_Material provided_:
################
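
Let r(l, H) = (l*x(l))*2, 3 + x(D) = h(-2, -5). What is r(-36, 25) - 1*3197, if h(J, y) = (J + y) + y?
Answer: -2117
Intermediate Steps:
h(J, y) = J + 2*y
x(D) = -15 (x(D) = -3 + (-2 + 2*(-5)) = -3 + (-2 - 10) = -3 - 12 = -15)
r(l, H) = -30*l (r(l, H) = (l*(-15))*2 = -15*l*2 = -30*l)
r(-36, 25) - 1*3197 = -30*(-36) - 1*3197 = 1080 - 3197 = -2117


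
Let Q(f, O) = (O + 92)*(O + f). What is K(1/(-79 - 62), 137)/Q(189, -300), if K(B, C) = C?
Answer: 137/23088 ≈ 0.0059338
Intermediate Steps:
Q(f, O) = (92 + O)*(O + f)
K(1/(-79 - 62), 137)/Q(189, -300) = 137/((-300)² + 92*(-300) + 92*189 - 300*189) = 137/(90000 - 27600 + 17388 - 56700) = 137/23088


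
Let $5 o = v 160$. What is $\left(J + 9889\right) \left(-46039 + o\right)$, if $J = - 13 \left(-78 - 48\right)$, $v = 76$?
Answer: $-502657889$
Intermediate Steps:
$J = 1638$ ($J = \left(-13\right) \left(-126\right) = 1638$)
$o = 2432$ ($o = \frac{76 \cdot 160}{5} = \frac{1}{5} \cdot 12160 = 2432$)
$\left(J + 9889\right) \left(-46039 + o\right) = \left(1638 + 9889\right) \left(-46039 + 2432\right) = 11527 \left(-43607\right) = -502657889$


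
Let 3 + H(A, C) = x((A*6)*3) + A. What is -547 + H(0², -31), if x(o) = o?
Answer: -550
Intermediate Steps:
H(A, C) = -3 + 19*A (H(A, C) = -3 + ((A*6)*3 + A) = -3 + ((6*A)*3 + A) = -3 + (18*A + A) = -3 + 19*A)
-547 + H(0², -31) = -547 + (-3 + 19*0²) = -547 + (-3 + 19*0) = -547 + (-3 + 0) = -547 - 3 = -550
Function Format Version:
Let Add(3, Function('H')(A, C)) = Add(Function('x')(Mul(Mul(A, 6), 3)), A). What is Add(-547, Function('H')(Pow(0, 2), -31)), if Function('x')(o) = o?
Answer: -550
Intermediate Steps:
Function('H')(A, C) = Add(-3, Mul(19, A)) (Function('H')(A, C) = Add(-3, Add(Mul(Mul(A, 6), 3), A)) = Add(-3, Add(Mul(Mul(6, A), 3), A)) = Add(-3, Add(Mul(18, A), A)) = Add(-3, Mul(19, A)))
Add(-547, Function('H')(Pow(0, 2), -31)) = Add(-547, Add(-3, Mul(19, Pow(0, 2)))) = Add(-547, Add(-3, Mul(19, 0))) = Add(-547, Add(-3, 0)) = Add(-547, -3) = -550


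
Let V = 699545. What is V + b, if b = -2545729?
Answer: -1846184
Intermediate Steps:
V + b = 699545 - 2545729 = -1846184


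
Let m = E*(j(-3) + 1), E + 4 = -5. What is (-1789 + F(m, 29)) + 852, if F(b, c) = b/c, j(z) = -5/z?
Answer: -27197/29 ≈ -937.83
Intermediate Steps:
E = -9 (E = -4 - 5 = -9)
m = -24 (m = -9*(-5/(-3) + 1) = -9*(-5*(-⅓) + 1) = -9*(5/3 + 1) = -9*8/3 = -24)
(-1789 + F(m, 29)) + 852 = (-1789 - 24/29) + 852 = -51905/29 + 852 = -27197/29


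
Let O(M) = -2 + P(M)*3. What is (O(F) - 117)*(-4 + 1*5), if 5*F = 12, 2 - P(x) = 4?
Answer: -125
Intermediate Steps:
P(x) = -2 (P(x) = 2 - 1*4 = 2 - 4 = -2)
F = 12/5 (F = (⅕)*12 = 12/5 ≈ 2.4000)
O(M) = -8 (O(M) = -2 - 2*3 = -2 - 6 = -8)
(O(F) - 117)*(-4 + 1*5) = (-8 - 117)*(-4 + 1*5) = -125*(-4 + 5) = -125*1 = -125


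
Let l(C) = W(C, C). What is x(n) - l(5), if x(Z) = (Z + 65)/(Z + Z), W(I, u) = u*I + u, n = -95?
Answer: -567/19 ≈ -29.842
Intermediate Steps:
W(I, u) = u + I*u (W(I, u) = I*u + u = u + I*u)
x(Z) = (65 + Z)/(2*Z) (x(Z) = (65 + Z)/((2*Z)) = (65 + Z)*(1/(2*Z)) = (65 + Z)/(2*Z))
l(C) = C*(1 + C)
x(n) - l(5) = (1/2)*(65 - 95)/(-95) - 5*(1 + 5) = (1/2)*(-1/95)*(-30) - 5*6 = 3/19 - 1*30 = 3/19 - 30 = -567/19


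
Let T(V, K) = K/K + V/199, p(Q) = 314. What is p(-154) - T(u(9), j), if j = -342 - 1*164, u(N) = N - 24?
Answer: 62302/199 ≈ 313.08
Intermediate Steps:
u(N) = -24 + N
j = -506 (j = -342 - 164 = -506)
T(V, K) = 1 + V/199 (T(V, K) = 1 + V*(1/199) = 1 + V/199)
p(-154) - T(u(9), j) = 314 - (1 + (-24 + 9)/199) = 314 - (1 + (1/199)*(-15)) = 314 - (1 - 15/199) = 314 - 1*184/199 = 314 - 184/199 = 62302/199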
################
_Work task_:
Bring together all lines from the listing that contain the word "Answer".

_Result_:
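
Answer: -2117
Answer: 137/23088 ≈ 0.0059338
Answer: $-502657889$
Answer: -550
Answer: -550
Answer: -1846184
Answer: -27197/29 ≈ -937.83
Answer: -125
Answer: -567/19 ≈ -29.842
Answer: 62302/199 ≈ 313.08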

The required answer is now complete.